Copy exactly, and copy only, the lines from the one bearing "In this compound, does" through the final line of the records.

────────────────

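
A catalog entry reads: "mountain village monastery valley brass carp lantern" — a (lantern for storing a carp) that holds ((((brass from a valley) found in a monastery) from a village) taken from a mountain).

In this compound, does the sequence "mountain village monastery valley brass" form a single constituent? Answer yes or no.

The paraphrase groups the words so that "mountain village monastery valley brass" is one unit: it corresponds to a single parenthesized sub-phrase.
The full structure is [[mountain [village [monastery [valley brass]]]] [carp lantern]], in which [mountain village monastery valley brass] is a constituent.

yes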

────────────────

◆ Reply to the exercise:
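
In this compound, does the sequence "mountain village monastery valley brass" form a single constituent? Answer yes or no.

The paraphrase groups the words so that "mountain village monastery valley brass" is one unit: it corresponds to a single parenthesized sub-phrase.
The full structure is [[mountain [village [monastery [valley brass]]]] [carp lantern]], in which [mountain village monastery valley brass] is a constituent.

yes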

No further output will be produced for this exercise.